## ASSIGNMENT
Everything from the first line of the records to the line containing "sit small when", inclusive, is to be extracted exactly, and nothing more.

## MATERIAL SUPPLIED
-=-=-=-=-

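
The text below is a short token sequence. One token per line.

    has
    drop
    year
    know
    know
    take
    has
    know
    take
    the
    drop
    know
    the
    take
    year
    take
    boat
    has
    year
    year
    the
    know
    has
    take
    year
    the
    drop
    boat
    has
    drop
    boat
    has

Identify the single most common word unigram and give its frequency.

"has", 6 times

Unigram frequencies (highest first):
  has: 6
  year: 5
  know: 5
  take: 5
  drop: 4
  the: 4
  … (1 more, each ≤ 3)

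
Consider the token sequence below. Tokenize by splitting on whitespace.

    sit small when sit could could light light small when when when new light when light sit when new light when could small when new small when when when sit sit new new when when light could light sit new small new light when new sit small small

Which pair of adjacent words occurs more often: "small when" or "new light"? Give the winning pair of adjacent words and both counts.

"small when": 4 occurrences
"new light": 3 occurrences

"small when" (4 vs 3)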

-=-=-=-=-

## SOLUTION FOR THIS EXERCISE
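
The text below is a short token sequence. One token per line.

    has
    drop
    year
    know
    know
    take
    has
    know
    take
    the
    drop
    know
    the
    take
    year
    take
    boat
    has
    year
    year
    the
    know
    has
    take
    year
    the
    drop
    boat
    has
    drop
    boat
    has

Identify the single most common word unigram and give its frequency.

"has", 6 times

Unigram frequencies (highest first):
  has: 6
  year: 5
  know: 5
  take: 5
  drop: 4
  the: 4
  … (1 more, each ≤ 3)

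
Consider the token sequence below. Tokenize by splitting on whitespace.

    sit small when sit could could light light small when when when new light when light sit when new light when could small when new small when when when sit sit new new when when light could light sit new small new light when new sit small small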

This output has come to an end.